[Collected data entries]

■ ■ ■ ■

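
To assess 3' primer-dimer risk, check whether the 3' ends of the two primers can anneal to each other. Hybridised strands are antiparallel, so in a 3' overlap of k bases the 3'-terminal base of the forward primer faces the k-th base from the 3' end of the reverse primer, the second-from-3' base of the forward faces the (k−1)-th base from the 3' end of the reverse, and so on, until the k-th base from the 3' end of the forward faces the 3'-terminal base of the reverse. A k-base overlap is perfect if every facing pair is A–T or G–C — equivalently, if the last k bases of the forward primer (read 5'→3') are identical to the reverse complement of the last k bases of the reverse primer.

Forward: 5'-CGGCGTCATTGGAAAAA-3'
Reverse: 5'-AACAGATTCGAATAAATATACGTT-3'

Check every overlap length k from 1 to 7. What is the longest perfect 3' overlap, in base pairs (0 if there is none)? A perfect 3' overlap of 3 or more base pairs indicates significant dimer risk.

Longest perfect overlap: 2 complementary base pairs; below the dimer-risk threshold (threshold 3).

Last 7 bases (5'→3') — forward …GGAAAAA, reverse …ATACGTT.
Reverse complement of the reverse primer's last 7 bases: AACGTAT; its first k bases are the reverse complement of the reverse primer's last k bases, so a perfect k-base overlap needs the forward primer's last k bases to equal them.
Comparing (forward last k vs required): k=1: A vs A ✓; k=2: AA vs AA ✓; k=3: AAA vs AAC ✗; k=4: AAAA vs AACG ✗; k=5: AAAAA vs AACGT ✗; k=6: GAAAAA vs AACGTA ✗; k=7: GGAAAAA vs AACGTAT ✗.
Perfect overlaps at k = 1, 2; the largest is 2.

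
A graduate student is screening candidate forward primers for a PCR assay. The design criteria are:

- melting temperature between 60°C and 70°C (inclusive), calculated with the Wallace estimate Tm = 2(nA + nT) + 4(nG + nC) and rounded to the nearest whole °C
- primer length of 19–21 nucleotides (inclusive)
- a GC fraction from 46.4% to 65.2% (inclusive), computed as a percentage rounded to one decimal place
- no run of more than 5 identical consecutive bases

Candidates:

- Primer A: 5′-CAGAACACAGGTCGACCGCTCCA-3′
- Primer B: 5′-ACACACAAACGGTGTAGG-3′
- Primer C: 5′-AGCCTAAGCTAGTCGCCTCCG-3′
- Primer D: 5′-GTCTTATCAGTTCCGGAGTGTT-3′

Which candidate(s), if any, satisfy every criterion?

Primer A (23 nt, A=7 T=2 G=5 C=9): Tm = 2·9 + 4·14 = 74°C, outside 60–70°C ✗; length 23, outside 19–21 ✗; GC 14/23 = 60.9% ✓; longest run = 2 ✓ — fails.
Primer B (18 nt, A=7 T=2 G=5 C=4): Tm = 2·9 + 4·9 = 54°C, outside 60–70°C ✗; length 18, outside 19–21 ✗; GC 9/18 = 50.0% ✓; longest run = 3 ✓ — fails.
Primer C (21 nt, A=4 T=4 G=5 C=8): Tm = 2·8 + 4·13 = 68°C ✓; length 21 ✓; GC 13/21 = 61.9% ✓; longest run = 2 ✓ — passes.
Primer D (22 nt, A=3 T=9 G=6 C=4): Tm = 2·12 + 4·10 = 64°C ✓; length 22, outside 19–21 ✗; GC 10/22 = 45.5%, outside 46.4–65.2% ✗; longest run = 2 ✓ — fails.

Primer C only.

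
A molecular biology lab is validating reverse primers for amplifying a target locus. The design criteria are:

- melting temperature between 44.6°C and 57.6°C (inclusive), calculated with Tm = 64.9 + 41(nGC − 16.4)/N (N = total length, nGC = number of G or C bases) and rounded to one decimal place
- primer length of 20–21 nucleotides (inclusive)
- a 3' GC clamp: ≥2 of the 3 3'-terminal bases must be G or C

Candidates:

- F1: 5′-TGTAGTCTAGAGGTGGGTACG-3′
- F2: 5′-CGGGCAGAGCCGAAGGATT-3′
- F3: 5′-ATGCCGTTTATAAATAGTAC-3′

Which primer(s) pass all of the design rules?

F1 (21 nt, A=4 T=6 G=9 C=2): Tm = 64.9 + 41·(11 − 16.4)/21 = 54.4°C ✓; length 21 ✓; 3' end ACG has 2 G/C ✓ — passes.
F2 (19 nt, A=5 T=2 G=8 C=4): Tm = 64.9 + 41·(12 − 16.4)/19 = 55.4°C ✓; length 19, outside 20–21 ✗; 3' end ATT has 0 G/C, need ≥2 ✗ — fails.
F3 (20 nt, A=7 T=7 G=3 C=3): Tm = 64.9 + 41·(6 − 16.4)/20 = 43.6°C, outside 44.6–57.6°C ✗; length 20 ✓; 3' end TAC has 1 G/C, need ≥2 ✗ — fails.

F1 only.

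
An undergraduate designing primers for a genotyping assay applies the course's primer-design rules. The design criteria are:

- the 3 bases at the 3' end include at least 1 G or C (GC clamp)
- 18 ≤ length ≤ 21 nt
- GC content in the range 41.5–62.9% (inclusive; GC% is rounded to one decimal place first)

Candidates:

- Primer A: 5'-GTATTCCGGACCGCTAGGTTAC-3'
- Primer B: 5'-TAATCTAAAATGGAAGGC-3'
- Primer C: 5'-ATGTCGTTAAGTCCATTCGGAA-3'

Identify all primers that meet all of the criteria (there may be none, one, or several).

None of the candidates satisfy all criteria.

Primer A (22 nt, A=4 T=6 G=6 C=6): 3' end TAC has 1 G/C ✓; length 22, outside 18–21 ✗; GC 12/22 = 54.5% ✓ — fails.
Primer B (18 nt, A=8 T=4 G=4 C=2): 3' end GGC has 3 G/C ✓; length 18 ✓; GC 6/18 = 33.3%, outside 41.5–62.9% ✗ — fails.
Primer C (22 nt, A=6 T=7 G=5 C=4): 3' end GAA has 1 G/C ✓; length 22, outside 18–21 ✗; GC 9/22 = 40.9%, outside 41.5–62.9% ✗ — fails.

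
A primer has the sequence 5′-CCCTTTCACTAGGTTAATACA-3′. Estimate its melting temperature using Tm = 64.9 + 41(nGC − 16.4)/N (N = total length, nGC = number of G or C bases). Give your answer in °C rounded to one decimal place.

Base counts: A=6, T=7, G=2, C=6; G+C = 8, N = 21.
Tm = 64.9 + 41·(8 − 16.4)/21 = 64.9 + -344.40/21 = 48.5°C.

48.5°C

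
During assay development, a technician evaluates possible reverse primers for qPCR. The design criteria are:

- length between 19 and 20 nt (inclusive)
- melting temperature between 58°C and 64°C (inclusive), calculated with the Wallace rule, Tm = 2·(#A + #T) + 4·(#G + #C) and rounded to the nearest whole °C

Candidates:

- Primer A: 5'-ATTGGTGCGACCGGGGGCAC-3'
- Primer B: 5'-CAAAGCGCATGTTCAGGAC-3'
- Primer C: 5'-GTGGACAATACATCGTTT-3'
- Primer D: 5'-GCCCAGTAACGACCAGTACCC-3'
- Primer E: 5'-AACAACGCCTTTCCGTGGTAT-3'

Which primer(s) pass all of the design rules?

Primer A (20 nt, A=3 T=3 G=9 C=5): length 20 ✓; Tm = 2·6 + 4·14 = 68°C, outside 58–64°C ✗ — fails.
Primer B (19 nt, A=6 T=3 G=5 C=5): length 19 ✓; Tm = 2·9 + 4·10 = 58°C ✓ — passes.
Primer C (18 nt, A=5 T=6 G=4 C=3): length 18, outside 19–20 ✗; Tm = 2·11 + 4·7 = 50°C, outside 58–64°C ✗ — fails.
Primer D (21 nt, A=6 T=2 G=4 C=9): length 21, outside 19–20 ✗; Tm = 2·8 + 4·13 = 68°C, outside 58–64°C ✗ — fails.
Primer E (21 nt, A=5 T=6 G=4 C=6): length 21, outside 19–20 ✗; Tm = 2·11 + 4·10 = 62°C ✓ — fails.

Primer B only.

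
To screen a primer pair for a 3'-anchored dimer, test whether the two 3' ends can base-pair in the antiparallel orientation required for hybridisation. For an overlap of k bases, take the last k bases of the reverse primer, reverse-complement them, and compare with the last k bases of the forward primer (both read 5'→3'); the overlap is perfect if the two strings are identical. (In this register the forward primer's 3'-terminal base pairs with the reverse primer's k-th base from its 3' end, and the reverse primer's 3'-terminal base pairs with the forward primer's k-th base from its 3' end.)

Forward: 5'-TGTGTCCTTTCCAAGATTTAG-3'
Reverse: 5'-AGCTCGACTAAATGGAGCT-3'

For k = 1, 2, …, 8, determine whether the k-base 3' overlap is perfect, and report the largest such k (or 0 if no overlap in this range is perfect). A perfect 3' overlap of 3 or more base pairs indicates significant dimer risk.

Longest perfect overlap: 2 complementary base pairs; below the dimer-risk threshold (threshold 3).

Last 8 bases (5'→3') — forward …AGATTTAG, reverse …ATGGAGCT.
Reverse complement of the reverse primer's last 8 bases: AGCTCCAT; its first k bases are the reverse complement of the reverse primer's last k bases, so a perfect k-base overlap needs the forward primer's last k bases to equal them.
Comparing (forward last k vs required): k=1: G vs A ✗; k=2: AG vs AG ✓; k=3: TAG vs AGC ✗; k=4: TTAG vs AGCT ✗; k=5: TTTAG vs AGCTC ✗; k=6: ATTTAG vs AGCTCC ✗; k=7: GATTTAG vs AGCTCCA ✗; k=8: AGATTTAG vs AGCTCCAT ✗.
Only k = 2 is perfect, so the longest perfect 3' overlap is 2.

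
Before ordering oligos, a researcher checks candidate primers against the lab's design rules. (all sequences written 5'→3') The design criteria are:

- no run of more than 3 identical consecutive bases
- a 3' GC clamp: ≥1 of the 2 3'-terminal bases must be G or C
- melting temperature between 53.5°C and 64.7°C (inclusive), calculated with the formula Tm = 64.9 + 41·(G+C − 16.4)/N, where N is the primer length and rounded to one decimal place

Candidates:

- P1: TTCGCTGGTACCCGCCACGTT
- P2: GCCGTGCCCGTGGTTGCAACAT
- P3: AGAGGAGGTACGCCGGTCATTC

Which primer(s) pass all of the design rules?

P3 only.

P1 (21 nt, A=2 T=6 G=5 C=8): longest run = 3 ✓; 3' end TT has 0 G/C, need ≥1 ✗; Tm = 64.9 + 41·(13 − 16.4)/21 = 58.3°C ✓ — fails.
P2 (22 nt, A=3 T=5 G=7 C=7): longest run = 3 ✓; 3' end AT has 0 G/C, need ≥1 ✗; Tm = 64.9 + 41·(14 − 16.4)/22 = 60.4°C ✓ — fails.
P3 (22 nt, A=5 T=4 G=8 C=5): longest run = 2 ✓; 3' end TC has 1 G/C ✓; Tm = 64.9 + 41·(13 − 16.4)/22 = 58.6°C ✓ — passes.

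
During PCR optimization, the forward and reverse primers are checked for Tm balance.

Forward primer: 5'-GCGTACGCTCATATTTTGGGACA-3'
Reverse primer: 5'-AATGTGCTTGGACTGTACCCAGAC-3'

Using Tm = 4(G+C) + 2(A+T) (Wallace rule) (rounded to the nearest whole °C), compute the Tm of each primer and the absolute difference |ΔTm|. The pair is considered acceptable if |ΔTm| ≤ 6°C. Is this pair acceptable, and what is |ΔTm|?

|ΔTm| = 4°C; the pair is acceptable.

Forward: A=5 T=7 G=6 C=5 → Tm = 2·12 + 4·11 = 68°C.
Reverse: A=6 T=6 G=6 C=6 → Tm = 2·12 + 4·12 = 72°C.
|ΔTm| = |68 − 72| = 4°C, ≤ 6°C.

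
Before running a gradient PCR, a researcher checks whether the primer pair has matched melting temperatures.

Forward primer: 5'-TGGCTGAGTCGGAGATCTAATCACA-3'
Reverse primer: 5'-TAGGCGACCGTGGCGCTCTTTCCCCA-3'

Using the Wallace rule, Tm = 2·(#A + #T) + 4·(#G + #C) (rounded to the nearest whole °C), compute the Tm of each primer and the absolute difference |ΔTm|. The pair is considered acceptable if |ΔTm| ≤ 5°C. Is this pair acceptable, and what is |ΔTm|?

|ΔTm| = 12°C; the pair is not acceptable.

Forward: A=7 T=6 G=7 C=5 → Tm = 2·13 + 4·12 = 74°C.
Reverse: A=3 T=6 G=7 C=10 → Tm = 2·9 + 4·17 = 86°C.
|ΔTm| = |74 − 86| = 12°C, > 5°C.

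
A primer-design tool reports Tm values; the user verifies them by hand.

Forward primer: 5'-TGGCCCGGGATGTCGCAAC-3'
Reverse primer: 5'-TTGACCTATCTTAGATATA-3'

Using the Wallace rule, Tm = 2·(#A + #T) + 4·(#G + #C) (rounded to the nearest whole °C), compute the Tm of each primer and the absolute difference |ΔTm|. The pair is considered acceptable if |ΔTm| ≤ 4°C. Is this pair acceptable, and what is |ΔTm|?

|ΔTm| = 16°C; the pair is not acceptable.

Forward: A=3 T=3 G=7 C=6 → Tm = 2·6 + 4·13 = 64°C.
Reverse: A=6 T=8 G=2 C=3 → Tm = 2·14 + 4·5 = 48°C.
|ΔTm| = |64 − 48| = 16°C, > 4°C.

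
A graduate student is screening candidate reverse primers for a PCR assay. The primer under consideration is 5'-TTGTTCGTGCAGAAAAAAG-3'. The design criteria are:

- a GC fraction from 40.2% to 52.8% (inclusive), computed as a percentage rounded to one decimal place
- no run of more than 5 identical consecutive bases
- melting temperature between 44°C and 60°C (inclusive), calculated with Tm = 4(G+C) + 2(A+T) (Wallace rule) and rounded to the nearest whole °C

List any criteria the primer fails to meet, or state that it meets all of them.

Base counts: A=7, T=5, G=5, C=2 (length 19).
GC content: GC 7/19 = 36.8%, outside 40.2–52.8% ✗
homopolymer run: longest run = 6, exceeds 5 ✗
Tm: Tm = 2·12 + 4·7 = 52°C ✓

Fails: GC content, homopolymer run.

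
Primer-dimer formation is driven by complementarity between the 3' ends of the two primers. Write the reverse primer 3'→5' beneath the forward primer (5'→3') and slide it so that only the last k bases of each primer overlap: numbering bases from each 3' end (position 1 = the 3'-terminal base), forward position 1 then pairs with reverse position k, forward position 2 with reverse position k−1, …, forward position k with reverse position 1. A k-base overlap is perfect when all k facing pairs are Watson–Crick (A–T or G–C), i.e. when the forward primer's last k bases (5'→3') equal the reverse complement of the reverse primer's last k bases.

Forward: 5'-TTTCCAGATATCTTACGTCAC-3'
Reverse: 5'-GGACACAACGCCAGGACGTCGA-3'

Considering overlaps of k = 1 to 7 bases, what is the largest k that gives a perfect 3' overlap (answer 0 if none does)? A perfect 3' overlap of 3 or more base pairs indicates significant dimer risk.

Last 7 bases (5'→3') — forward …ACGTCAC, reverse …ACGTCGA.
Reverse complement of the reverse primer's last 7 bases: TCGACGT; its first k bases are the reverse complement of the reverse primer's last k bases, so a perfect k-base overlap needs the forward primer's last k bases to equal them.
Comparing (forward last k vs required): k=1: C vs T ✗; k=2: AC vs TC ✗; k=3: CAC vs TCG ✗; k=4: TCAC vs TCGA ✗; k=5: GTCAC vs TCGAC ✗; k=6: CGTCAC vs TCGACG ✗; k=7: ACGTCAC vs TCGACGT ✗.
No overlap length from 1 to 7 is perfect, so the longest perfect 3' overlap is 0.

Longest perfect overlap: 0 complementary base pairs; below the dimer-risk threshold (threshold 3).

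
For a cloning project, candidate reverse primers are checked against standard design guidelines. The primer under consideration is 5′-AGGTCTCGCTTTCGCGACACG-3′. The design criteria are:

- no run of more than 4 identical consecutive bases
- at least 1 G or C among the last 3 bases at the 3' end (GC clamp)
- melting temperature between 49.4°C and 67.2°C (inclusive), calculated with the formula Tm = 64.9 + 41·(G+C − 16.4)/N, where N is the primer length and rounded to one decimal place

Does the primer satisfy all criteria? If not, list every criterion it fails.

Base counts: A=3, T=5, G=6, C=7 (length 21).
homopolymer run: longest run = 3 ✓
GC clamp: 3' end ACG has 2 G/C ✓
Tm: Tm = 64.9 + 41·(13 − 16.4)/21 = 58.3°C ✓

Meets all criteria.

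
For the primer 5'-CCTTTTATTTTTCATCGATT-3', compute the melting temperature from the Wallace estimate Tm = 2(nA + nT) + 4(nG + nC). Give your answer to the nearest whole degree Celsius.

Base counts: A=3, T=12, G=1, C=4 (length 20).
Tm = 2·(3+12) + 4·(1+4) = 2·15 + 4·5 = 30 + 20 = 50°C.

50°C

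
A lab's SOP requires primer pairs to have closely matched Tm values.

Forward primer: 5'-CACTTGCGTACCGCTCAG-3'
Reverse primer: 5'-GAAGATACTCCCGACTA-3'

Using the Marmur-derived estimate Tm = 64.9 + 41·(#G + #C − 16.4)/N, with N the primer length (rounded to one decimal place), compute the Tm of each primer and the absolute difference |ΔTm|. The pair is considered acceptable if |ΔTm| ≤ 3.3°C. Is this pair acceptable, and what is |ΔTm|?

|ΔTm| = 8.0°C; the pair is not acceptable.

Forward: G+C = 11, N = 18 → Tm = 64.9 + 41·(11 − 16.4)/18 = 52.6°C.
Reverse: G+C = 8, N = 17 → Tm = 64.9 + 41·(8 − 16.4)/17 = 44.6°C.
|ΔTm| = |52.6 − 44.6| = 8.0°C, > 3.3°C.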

■ ■ ■ ■

■ WHAT IS REQUIRED ■
After locating the line holding "- Primer C: 5'-GTGGACAATACATCGTTT-3'" above, output exactly that line and every line after it through the line holding "- Primer E: 5'-AACAACGCCTTTCCGTGGTAT-3'". Include nothing else.

■ OUTPUT OF THE TASK ■
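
- Primer C: 5'-GTGGACAATACATCGTTT-3'
- Primer D: 5'-GCCCAGTAACGACCAGTACCC-3'
- Primer E: 5'-AACAACGCCTTTCCGTGGTAT-3'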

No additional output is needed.